◆ **Task statement**: Repeat word for word, please, only the lines from the one that includes "A conducting bar" through the final line of the data.
--- --- ---
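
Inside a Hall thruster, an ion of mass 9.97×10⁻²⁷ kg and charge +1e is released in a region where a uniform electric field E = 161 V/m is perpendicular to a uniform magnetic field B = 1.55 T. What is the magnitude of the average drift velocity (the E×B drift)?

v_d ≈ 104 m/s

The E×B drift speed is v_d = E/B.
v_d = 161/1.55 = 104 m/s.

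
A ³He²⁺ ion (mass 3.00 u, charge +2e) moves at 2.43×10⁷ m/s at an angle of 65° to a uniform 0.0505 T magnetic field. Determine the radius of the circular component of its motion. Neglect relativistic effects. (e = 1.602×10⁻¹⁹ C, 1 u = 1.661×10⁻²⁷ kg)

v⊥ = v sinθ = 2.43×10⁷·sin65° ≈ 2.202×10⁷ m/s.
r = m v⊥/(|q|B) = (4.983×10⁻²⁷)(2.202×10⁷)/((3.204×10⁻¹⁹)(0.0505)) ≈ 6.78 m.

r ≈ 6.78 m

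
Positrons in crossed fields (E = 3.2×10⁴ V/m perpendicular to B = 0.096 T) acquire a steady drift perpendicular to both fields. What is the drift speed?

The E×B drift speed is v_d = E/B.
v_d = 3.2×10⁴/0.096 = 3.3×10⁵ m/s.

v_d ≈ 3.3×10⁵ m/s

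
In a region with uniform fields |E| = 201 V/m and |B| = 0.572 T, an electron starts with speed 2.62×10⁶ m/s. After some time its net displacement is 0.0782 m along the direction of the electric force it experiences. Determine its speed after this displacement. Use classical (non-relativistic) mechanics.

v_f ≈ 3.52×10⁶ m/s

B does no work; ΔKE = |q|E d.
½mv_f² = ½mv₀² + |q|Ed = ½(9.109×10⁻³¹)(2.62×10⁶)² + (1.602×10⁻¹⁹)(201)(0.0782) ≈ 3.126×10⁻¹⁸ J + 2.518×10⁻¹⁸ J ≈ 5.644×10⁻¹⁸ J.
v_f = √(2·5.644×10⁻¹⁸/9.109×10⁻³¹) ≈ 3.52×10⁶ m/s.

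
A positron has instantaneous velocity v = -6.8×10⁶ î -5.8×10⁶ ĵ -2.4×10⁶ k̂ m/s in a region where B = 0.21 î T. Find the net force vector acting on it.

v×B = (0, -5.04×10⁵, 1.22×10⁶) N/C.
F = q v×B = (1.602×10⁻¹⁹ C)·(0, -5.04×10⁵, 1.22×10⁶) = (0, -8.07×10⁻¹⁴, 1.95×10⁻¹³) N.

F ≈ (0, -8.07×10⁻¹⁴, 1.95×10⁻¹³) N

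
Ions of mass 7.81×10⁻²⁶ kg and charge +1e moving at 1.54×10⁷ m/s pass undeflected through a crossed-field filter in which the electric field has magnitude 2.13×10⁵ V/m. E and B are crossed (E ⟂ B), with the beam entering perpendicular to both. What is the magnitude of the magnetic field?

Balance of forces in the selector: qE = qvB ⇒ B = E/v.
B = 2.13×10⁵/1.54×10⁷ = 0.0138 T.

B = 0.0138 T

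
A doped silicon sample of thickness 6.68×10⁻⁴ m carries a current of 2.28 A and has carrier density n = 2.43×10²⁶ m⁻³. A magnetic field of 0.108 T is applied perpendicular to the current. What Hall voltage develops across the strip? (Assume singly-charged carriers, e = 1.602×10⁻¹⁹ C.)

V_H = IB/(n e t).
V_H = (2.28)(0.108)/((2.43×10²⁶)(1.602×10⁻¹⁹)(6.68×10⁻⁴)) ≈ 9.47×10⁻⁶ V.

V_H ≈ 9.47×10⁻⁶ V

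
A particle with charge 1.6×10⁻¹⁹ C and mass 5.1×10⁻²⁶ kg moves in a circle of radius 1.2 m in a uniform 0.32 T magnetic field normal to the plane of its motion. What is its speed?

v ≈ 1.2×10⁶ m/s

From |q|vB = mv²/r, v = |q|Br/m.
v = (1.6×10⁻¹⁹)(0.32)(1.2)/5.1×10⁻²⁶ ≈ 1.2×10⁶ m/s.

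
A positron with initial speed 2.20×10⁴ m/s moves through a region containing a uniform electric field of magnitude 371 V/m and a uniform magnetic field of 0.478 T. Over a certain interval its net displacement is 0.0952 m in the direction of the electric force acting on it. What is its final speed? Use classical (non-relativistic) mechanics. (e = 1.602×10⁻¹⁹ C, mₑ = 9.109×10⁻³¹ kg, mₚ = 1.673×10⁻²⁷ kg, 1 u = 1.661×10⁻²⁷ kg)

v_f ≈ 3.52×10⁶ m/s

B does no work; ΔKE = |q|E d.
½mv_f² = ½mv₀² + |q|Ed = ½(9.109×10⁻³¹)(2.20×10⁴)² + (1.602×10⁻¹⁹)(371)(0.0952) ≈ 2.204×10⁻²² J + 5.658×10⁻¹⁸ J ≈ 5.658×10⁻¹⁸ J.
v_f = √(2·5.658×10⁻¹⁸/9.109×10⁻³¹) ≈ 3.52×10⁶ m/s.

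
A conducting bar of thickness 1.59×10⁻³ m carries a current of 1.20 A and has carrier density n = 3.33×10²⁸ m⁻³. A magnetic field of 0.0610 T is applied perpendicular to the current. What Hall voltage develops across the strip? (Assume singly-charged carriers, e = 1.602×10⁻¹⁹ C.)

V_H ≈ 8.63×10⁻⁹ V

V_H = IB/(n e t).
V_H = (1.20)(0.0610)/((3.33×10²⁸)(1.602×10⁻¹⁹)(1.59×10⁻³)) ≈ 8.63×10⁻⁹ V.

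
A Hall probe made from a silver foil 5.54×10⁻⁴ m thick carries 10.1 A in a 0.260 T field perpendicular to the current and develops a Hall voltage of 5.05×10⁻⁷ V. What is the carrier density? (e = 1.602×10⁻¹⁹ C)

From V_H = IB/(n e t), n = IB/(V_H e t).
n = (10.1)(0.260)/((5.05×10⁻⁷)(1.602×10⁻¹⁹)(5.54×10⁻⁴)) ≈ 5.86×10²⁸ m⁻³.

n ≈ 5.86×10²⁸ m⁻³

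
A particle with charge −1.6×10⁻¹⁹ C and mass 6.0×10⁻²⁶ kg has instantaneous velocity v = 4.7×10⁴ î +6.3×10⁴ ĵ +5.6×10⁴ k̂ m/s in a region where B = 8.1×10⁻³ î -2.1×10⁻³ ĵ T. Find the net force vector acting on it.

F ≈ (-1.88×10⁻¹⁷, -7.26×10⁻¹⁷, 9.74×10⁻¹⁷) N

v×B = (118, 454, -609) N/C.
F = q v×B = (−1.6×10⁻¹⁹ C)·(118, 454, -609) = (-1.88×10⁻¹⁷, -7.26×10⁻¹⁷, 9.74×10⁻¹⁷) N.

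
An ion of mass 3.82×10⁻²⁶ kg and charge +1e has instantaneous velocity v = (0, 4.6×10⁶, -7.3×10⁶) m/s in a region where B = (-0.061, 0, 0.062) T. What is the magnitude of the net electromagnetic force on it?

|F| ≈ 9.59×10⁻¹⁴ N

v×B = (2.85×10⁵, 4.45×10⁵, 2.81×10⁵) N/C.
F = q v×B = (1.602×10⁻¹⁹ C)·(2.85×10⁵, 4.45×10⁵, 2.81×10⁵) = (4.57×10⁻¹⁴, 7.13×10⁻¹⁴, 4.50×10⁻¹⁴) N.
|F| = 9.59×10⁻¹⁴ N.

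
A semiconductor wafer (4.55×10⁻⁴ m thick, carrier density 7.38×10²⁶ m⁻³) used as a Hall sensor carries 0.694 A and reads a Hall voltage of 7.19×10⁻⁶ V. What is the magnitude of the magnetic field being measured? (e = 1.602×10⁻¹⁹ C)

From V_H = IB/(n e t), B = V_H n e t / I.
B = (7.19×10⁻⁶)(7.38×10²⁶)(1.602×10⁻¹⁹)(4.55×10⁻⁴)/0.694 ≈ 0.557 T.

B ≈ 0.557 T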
--- --- ---
◆ **Solution for this problem**:
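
A conducting bar of thickness 1.59×10⁻³ m carries a current of 1.20 A and has carrier density n = 3.33×10²⁸ m⁻³. A magnetic field of 0.0610 T is applied perpendicular to the current. What Hall voltage develops across the strip? (Assume singly-charged carriers, e = 1.602×10⁻¹⁹ C.)

V_H ≈ 8.63×10⁻⁹ V

V_H = IB/(n e t).
V_H = (1.20)(0.0610)/((3.33×10²⁸)(1.602×10⁻¹⁹)(1.59×10⁻³)) ≈ 8.63×10⁻⁹ V.

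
A Hall probe made from a silver foil 5.54×10⁻⁴ m thick carries 10.1 A in a 0.260 T field perpendicular to the current and develops a Hall voltage of 5.05×10⁻⁷ V. What is the carrier density? (e = 1.602×10⁻¹⁹ C)

From V_H = IB/(n e t), n = IB/(V_H e t).
n = (10.1)(0.260)/((5.05×10⁻⁷)(1.602×10⁻¹⁹)(5.54×10⁻⁴)) ≈ 5.86×10²⁸ m⁻³.

n ≈ 5.86×10²⁸ m⁻³

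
A particle with charge −1.6×10⁻¹⁹ C and mass 6.0×10⁻²⁶ kg has instantaneous velocity v = 4.7×10⁴ î +6.3×10⁴ ĵ +5.6×10⁴ k̂ m/s in a region where B = 8.1×10⁻³ î -2.1×10⁻³ ĵ T. Find the net force vector acting on it.

F ≈ (-1.88×10⁻¹⁷, -7.26×10⁻¹⁷, 9.74×10⁻¹⁷) N

v×B = (118, 454, -609) N/C.
F = q v×B = (−1.6×10⁻¹⁹ C)·(118, 454, -609) = (-1.88×10⁻¹⁷, -7.26×10⁻¹⁷, 9.74×10⁻¹⁷) N.

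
An ion of mass 3.82×10⁻²⁶ kg and charge +1e has instantaneous velocity v = (0, 4.6×10⁶, -7.3×10⁶) m/s in a region where B = (-0.061, 0, 0.062) T. What is the magnitude of the net electromagnetic force on it?

|F| ≈ 9.59×10⁻¹⁴ N

v×B = (2.85×10⁵, 4.45×10⁵, 2.81×10⁵) N/C.
F = q v×B = (1.602×10⁻¹⁹ C)·(2.85×10⁵, 4.45×10⁵, 2.81×10⁵) = (4.57×10⁻¹⁴, 7.13×10⁻¹⁴, 4.50×10⁻¹⁴) N.
|F| = 9.59×10⁻¹⁴ N.

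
A semiconductor wafer (4.55×10⁻⁴ m thick, carrier density 7.38×10²⁶ m⁻³) used as a Hall sensor carries 0.694 A and reads a Hall voltage of 7.19×10⁻⁶ V. What is the magnitude of the magnetic field being measured? (e = 1.602×10⁻¹⁹ C)

From V_H = IB/(n e t), B = V_H n e t / I.
B = (7.19×10⁻⁶)(7.38×10²⁶)(1.602×10⁻¹⁹)(4.55×10⁻⁴)/0.694 ≈ 0.557 T.

B ≈ 0.557 T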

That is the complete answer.